RECORDS FOR THIS TASK —
= Beginning of Section =

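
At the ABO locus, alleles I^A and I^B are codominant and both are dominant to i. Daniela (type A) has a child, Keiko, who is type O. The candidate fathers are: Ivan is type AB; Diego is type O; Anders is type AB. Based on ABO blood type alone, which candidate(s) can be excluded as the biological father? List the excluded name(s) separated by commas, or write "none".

Ivan, Anders

A candidate is excluded only if no genotype consistent with his phenotype could produce a type O child with a type A mother.
Ivan (type AB): no genotype consistent with that phenotype can produce a type-O child with a type-A mother.
Anders (type AB): no genotype consistent with that phenotype can produce a type-O child with a type-A mother.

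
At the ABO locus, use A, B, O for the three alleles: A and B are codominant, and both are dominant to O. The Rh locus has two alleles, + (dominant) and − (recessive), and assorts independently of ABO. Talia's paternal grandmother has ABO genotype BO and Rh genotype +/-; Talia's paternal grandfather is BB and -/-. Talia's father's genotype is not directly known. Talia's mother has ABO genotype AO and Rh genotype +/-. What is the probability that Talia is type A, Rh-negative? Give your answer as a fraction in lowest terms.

Talia's father's ABO genotype from BO × BB: 1/2 BB, 1/2 BO.
Crossing each possibility with the mother AO and summing P(type A): 1/2·0 + 1/2·1/4 = 1/8.
Similarly for Rh via the father's Rh distribution: P(Rh-) = 3/8.
Independent loci: 1/8 × 3/8 = 3/64.

3/64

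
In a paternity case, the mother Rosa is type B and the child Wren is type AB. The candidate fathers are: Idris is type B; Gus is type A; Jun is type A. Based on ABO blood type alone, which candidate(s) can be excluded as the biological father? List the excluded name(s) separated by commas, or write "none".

A candidate is excluded only if no genotype consistent with his phenotype could produce a type AB child with a type B mother.
Idris (type B): no genotype consistent with that phenotype can produce a type-AB child with a type-B mother.

Idris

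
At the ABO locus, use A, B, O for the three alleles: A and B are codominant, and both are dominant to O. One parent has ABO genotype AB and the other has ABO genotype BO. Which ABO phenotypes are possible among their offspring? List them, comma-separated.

A, B, AB

Gametes from AB × BO give offspring ABO genotypes AB, AO, BB, BO, i.e. phenotypes A, B, AB.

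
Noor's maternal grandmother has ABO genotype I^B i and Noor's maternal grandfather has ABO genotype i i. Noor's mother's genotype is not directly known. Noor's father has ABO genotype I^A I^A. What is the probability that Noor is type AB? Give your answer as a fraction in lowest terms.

Noor's mother's ABO genotype from I^B i × i i: 1/2 I^B i, 1/2 i i.
Crossing each possibility with the father I^A I^A and summing P(type AB): 1/2·1/2 + 1/2·0 = 1/4.

1/4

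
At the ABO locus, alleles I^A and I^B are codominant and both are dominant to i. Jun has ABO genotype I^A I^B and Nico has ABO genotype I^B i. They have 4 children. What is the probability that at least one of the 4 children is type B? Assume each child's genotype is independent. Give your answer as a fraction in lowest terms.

ABO cross I^A I^B × I^B i → 1/4 A, 1/2 B, 1/4 AB.
So P(type B) = 1/2 per child.
P(none) = (1/2)^4 = 1/16; P(at least one) = 1 − 1/16 = 15/16.

15/16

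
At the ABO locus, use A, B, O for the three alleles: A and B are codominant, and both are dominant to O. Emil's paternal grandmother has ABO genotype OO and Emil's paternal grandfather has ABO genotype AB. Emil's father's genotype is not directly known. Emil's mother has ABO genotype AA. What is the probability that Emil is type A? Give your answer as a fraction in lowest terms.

Emil's father's ABO genotype from OO × AB: 1/2 AO, 1/2 BO.
Crossing each possibility with the mother AA and summing P(type A): 1/2·1 + 1/2·1/2 = 3/4.

3/4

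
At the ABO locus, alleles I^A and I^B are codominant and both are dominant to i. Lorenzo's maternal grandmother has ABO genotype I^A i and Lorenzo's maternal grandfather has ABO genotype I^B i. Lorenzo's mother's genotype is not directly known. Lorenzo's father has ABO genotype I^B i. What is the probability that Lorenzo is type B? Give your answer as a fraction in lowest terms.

Lorenzo's mother's ABO genotype from I^A i × I^B i: 1/4 I^A I^B, 1/4 I^A i, 1/4 I^B i, 1/4 i i.
Crossing each possibility with the father I^B i and summing P(type B): 1/4·1/2 + 1/4·1/4 + 1/4·3/4 + 1/4·1/2 = 1/2.

1/2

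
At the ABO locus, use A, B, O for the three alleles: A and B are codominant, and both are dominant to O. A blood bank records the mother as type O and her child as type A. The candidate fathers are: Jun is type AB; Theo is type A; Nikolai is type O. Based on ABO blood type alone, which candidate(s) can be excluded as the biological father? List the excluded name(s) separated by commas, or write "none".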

= End of Section =

All of the entries, from the first line to the last, should be duplicated exactly.

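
At the ABO locus, alleles I^A and I^B are codominant and both are dominant to i. Daniela (type A) has a child, Keiko, who is type O. The candidate fathers are: Ivan is type AB; Diego is type O; Anders is type AB. Based on ABO blood type alone, which candidate(s) can be excluded as the biological father? List the excluded name(s) separated by commas, or write "none".

Ivan, Anders

A candidate is excluded only if no genotype consistent with his phenotype could produce a type O child with a type A mother.
Ivan (type AB): no genotype consistent with that phenotype can produce a type-O child with a type-A mother.
Anders (type AB): no genotype consistent with that phenotype can produce a type-O child with a type-A mother.

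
At the ABO locus, use A, B, O for the three alleles: A and B are codominant, and both are dominant to O. The Rh locus has two alleles, + (dominant) and − (recessive), and assorts independently of ABO. Talia's paternal grandmother has ABO genotype BO and Rh genotype +/-; Talia's paternal grandfather is BB and -/-. Talia's father's genotype is not directly known. Talia's mother has ABO genotype AO and Rh genotype +/-. What is the probability that Talia is type A, Rh-negative? Give your answer as a fraction in lowest terms.

Talia's father's ABO genotype from BO × BB: 1/2 BB, 1/2 BO.
Crossing each possibility with the mother AO and summing P(type A): 1/2·0 + 1/2·1/4 = 1/8.
Similarly for Rh via the father's Rh distribution: P(Rh-) = 3/8.
Independent loci: 1/8 × 3/8 = 3/64.

3/64

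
In a paternity case, the mother Rosa is type B and the child Wren is type AB. The candidate fathers are: Idris is type B; Gus is type A; Jun is type A. Based on ABO blood type alone, which candidate(s) can be excluded as the biological father? List the excluded name(s) separated by commas, or write "none".

A candidate is excluded only if no genotype consistent with his phenotype could produce a type AB child with a type B mother.
Idris (type B): no genotype consistent with that phenotype can produce a type-AB child with a type-B mother.

Idris

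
At the ABO locus, use A, B, O for the three alleles: A and B are codominant, and both are dominant to O. One parent has ABO genotype AB and the other has ABO genotype BO. Which ABO phenotypes are possible among their offspring? List them, comma-separated.

A, B, AB

Gametes from AB × BO give offspring ABO genotypes AB, AO, BB, BO, i.e. phenotypes A, B, AB.

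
Noor's maternal grandmother has ABO genotype I^B i and Noor's maternal grandfather has ABO genotype i i. Noor's mother's genotype is not directly known. Noor's father has ABO genotype I^A I^A. What is the probability that Noor is type AB? Give your answer as a fraction in lowest terms.

Noor's mother's ABO genotype from I^B i × i i: 1/2 I^B i, 1/2 i i.
Crossing each possibility with the father I^A I^A and summing P(type AB): 1/2·1/2 + 1/2·0 = 1/4.

1/4

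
At the ABO locus, alleles I^A and I^B are codominant and both are dominant to i. Jun has ABO genotype I^A I^B and Nico has ABO genotype I^B i. They have 4 children. What is the probability that at least one of the 4 children is type B? Assume each child's genotype is independent. Give your answer as a fraction in lowest terms.

ABO cross I^A I^B × I^B i → 1/4 A, 1/2 B, 1/4 AB.
So P(type B) = 1/2 per child.
P(none) = (1/2)^4 = 1/16; P(at least one) = 1 − 1/16 = 15/16.

15/16

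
At the ABO locus, use A, B, O for the three alleles: A and B are codominant, and both are dominant to O. Emil's paternal grandmother has ABO genotype OO and Emil's paternal grandfather has ABO genotype AB. Emil's father's genotype is not directly known. Emil's mother has ABO genotype AA. What is the probability that Emil is type A? Give your answer as a fraction in lowest terms.

Emil's father's ABO genotype from OO × AB: 1/2 AO, 1/2 BO.
Crossing each possibility with the mother AA and summing P(type A): 1/2·1 + 1/2·1/2 = 3/4.

3/4

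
At the ABO locus, alleles I^A and I^B are codominant and both are dominant to i. Lorenzo's maternal grandmother has ABO genotype I^A i and Lorenzo's maternal grandfather has ABO genotype I^B i. Lorenzo's mother's genotype is not directly known. Lorenzo's father has ABO genotype I^B i. What is the probability that Lorenzo is type B? Give your answer as a fraction in lowest terms.

Lorenzo's mother's ABO genotype from I^A i × I^B i: 1/4 I^A I^B, 1/4 I^A i, 1/4 I^B i, 1/4 i i.
Crossing each possibility with the father I^B i and summing P(type B): 1/4·1/2 + 1/4·1/4 + 1/4·3/4 + 1/4·1/2 = 1/2.

1/2

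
At the ABO locus, use A, B, O for the three alleles: A and B are codominant, and both are dominant to O. A blood bank records the mother as type O and her child as type A. The candidate fathers are: Jun is type AB; Theo is type A; Nikolai is type O. Based on ABO blood type alone, which candidate(s) can be excluded as the biological father? List the excluded name(s) separated by commas, or write "none".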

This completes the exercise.